YOUR OBJECTIVE —
Select the lines below containing the word "empty".

Extracted data entries —

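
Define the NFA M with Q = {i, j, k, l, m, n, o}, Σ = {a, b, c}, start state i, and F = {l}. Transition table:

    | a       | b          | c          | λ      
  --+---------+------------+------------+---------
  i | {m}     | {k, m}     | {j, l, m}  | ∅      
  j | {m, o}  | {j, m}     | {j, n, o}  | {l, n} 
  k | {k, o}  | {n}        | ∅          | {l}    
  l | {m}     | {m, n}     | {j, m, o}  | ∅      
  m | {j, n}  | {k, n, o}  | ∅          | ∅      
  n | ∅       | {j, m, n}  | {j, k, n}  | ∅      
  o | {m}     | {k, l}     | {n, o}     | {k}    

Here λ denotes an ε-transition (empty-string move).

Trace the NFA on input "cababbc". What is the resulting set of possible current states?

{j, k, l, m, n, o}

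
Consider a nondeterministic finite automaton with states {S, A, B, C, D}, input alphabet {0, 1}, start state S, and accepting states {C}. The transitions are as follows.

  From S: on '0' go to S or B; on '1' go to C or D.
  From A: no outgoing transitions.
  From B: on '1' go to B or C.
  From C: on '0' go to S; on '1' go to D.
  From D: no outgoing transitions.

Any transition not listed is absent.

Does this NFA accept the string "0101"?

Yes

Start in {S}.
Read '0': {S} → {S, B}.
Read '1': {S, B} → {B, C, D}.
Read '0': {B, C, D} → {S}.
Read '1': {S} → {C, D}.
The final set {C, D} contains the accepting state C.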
...
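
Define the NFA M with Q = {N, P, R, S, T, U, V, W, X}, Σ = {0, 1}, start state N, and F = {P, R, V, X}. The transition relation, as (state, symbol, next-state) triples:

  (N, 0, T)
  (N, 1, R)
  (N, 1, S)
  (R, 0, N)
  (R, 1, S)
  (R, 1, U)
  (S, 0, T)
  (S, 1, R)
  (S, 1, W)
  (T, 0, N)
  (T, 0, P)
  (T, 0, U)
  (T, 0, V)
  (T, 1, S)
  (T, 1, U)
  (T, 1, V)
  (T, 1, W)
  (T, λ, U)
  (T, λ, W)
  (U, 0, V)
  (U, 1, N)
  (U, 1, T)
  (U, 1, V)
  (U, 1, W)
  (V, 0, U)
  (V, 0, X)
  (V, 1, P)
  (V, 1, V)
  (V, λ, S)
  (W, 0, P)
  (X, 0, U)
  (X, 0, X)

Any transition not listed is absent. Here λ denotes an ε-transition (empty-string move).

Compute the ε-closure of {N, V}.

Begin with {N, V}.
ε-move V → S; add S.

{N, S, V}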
==
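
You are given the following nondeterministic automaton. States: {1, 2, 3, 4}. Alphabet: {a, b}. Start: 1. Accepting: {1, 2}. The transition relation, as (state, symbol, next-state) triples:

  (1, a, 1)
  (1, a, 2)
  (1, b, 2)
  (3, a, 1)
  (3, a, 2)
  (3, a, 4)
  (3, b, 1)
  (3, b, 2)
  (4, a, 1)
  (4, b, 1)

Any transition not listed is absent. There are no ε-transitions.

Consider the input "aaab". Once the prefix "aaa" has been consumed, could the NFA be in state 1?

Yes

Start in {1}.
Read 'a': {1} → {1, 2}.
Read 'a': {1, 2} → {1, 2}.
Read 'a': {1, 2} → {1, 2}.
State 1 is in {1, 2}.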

TASK ANSWER —
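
Here λ denotes an ε-transition (empty-string move).
Any transition not listed is absent. Here λ denotes an ε-transition (empty-string move).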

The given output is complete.